### AIM OF THE EXERCISE
In the data, find each line where the word "starts" appears and list that line.

*-*-*

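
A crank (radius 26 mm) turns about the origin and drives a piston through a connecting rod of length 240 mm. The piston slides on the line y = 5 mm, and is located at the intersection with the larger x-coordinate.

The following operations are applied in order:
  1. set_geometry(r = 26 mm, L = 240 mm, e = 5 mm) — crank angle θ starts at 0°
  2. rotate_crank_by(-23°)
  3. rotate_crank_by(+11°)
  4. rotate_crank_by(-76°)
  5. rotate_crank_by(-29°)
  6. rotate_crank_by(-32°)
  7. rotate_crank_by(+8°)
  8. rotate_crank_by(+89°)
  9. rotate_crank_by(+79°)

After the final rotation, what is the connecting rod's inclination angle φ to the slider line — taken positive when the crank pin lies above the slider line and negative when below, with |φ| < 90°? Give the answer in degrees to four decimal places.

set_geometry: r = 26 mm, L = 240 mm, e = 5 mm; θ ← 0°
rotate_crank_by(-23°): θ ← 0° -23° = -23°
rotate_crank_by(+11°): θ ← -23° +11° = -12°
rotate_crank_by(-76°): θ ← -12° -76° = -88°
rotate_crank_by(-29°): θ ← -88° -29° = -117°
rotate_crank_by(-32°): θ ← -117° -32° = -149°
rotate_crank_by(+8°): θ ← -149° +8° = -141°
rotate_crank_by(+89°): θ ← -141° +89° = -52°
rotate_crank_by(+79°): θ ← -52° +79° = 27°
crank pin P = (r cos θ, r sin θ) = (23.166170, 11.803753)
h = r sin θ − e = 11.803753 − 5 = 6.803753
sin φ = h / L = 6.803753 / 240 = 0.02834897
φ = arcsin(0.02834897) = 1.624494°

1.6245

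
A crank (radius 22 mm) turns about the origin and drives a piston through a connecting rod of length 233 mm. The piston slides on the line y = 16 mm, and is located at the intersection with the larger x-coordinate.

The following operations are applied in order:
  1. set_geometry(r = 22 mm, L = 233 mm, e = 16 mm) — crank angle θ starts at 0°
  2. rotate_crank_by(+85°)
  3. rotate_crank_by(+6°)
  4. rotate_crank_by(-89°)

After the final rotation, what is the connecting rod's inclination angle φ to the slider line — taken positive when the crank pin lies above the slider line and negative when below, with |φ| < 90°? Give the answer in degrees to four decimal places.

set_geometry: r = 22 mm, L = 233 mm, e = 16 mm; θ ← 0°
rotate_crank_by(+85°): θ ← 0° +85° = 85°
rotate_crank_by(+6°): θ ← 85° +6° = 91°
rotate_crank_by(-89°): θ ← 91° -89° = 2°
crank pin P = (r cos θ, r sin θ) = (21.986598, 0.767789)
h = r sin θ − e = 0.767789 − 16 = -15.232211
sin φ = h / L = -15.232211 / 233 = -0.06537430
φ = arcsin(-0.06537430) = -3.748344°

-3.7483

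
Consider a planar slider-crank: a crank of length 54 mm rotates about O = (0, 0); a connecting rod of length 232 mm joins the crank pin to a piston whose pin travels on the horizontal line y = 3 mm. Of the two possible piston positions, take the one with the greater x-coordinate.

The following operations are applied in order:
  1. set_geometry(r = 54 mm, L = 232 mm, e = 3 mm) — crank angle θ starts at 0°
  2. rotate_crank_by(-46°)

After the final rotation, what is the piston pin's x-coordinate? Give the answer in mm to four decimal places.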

*-*-*

### RESPONSE FOR THIS EXERCISE
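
  1. set_geometry(r = 26 mm, L = 240 mm, e = 5 mm) — crank angle θ starts at 0°
  1. set_geometry(r = 22 mm, L = 233 mm, e = 16 mm) — crank angle θ starts at 0°
  1. set_geometry(r = 54 mm, L = 232 mm, e = 3 mm) — crank angle θ starts at 0°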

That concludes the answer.